── EXERCISE INPUT
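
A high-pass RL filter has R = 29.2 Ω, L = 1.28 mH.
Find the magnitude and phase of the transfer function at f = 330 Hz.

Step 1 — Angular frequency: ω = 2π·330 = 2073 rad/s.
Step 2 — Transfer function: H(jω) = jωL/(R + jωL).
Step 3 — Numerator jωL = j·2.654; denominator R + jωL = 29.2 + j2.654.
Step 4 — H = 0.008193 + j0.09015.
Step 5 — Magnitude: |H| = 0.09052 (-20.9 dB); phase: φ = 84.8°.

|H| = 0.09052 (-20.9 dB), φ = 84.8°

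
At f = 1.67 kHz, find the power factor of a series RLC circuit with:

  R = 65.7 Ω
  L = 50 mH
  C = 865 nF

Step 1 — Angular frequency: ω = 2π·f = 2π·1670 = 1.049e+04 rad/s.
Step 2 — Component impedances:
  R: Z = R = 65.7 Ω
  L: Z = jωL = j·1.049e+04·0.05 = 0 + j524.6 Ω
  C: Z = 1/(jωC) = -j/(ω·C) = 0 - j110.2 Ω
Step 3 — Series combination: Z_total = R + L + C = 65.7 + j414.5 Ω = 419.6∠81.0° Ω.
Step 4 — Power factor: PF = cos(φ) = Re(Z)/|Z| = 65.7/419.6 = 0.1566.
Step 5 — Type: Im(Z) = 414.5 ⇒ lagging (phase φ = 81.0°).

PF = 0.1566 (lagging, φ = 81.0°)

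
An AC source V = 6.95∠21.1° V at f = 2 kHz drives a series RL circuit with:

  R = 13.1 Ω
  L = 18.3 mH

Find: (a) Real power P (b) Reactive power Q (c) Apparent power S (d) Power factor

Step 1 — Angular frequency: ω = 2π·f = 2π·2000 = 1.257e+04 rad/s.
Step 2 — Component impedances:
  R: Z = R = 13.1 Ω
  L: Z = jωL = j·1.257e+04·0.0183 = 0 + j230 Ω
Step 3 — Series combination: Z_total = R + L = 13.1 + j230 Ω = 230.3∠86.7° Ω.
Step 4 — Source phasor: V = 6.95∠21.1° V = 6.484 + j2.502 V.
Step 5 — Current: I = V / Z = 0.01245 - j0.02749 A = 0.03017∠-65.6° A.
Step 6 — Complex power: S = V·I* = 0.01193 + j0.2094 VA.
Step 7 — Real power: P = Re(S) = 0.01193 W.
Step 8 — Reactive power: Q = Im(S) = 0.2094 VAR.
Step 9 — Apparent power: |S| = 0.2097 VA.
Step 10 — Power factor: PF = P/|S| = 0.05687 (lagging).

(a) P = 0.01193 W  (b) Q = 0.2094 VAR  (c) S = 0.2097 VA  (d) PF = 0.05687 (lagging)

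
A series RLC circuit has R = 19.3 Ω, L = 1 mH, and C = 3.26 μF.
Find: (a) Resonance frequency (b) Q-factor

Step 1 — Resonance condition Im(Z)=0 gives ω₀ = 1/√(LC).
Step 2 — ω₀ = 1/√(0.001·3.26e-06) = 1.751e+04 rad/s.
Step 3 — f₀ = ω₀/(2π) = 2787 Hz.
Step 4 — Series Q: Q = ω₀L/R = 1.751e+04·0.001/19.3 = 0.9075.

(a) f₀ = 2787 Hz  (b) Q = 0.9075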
────
── EXERCISE INPUT
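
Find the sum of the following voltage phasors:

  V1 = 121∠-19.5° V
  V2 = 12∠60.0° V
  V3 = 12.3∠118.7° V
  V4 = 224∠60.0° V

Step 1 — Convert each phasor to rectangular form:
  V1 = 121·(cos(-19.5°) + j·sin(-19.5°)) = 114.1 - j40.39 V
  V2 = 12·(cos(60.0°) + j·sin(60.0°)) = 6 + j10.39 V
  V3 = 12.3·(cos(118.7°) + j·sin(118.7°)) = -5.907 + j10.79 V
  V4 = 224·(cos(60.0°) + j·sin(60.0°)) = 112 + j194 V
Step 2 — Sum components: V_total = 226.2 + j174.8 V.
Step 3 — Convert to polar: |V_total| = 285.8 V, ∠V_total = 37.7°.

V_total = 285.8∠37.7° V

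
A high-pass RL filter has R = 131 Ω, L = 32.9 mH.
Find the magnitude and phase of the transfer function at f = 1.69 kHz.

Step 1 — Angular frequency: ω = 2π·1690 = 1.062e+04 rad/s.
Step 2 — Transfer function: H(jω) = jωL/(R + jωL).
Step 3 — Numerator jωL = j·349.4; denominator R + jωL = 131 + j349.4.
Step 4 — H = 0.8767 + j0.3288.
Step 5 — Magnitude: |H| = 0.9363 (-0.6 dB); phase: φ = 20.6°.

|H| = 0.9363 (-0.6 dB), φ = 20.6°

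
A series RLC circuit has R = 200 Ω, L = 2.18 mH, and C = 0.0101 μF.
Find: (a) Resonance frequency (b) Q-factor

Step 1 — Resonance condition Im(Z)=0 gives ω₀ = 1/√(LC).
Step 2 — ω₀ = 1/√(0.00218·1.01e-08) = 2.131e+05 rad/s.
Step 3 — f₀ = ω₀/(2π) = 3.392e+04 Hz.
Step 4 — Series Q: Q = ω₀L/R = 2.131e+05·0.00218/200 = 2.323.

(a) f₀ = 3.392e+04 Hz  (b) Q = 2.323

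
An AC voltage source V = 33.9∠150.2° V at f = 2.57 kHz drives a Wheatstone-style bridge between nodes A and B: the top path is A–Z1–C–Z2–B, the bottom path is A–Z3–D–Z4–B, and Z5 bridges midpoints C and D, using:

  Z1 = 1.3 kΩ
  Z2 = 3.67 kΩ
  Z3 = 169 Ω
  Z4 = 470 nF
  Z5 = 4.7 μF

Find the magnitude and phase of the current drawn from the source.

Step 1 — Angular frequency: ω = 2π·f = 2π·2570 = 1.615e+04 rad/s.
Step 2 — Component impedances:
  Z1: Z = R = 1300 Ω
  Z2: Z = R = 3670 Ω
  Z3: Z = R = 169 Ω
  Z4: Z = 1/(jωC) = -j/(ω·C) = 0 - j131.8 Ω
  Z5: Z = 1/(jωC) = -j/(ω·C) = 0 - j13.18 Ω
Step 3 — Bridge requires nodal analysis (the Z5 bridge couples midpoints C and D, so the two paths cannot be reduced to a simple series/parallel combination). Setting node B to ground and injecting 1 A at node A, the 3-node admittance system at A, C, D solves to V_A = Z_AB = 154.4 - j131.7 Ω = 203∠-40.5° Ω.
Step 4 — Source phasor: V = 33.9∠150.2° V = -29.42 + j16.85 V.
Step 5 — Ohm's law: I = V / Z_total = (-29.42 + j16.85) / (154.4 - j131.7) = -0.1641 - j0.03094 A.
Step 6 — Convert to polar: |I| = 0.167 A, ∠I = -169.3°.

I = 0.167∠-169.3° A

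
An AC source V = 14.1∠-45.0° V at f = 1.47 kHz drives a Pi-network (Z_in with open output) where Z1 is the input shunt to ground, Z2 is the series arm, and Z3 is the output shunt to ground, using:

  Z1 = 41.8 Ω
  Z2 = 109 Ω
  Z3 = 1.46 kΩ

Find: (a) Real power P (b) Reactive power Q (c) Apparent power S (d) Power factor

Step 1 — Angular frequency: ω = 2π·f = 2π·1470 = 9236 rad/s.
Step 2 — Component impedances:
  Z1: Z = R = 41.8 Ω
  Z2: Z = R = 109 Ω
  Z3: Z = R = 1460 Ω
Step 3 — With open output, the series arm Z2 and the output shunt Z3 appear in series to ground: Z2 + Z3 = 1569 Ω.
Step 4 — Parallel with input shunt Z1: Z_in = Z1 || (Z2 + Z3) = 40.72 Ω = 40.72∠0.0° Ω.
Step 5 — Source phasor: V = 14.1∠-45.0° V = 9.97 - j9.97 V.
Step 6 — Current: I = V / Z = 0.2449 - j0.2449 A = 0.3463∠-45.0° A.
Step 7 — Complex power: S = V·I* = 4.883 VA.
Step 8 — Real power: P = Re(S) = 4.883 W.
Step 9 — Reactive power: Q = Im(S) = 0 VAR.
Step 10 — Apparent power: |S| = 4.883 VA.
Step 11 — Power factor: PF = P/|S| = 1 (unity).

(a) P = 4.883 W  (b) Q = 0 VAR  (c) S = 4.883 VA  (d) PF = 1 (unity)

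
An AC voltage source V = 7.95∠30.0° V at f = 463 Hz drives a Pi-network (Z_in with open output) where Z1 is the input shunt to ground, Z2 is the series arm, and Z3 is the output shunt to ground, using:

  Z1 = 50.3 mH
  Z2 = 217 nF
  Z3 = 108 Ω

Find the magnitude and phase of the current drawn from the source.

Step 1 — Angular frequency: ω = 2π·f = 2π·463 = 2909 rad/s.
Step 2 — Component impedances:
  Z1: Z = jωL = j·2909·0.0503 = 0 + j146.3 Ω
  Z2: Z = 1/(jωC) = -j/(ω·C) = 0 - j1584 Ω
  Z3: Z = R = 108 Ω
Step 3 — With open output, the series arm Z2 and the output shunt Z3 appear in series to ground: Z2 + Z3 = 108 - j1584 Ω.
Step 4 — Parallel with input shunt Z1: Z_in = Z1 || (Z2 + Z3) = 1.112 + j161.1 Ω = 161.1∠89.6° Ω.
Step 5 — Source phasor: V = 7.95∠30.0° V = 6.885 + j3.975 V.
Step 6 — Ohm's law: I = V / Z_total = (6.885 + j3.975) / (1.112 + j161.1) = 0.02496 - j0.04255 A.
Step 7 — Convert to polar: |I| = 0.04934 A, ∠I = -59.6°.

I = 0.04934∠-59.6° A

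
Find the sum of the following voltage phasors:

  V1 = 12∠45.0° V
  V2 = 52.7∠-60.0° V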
────
**EXERCISE OBJECTIVE**. Retype the portion of the data above that starts on the line with "A high-pass RL filter has R = 29.2" and finishes on the line with "L = 18.3 mH", including both of those lines.

**SOLUTION TO THIS PROBLEM**.
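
A high-pass RL filter has R = 29.2 Ω, L = 1.28 mH.
Find the magnitude and phase of the transfer function at f = 330 Hz.

Step 1 — Angular frequency: ω = 2π·330 = 2073 rad/s.
Step 2 — Transfer function: H(jω) = jωL/(R + jωL).
Step 3 — Numerator jωL = j·2.654; denominator R + jωL = 29.2 + j2.654.
Step 4 — H = 0.008193 + j0.09015.
Step 5 — Magnitude: |H| = 0.09052 (-20.9 dB); phase: φ = 84.8°.

|H| = 0.09052 (-20.9 dB), φ = 84.8°

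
At f = 1.67 kHz, find the power factor of a series RLC circuit with:

  R = 65.7 Ω
  L = 50 mH
  C = 865 nF

Step 1 — Angular frequency: ω = 2π·f = 2π·1670 = 1.049e+04 rad/s.
Step 2 — Component impedances:
  R: Z = R = 65.7 Ω
  L: Z = jωL = j·1.049e+04·0.05 = 0 + j524.6 Ω
  C: Z = 1/(jωC) = -j/(ω·C) = 0 - j110.2 Ω
Step 3 — Series combination: Z_total = R + L + C = 65.7 + j414.5 Ω = 419.6∠81.0° Ω.
Step 4 — Power factor: PF = cos(φ) = Re(Z)/|Z| = 65.7/419.6 = 0.1566.
Step 5 — Type: Im(Z) = 414.5 ⇒ lagging (phase φ = 81.0°).

PF = 0.1566 (lagging, φ = 81.0°)

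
An AC source V = 6.95∠21.1° V at f = 2 kHz drives a series RL circuit with:

  R = 13.1 Ω
  L = 18.3 mH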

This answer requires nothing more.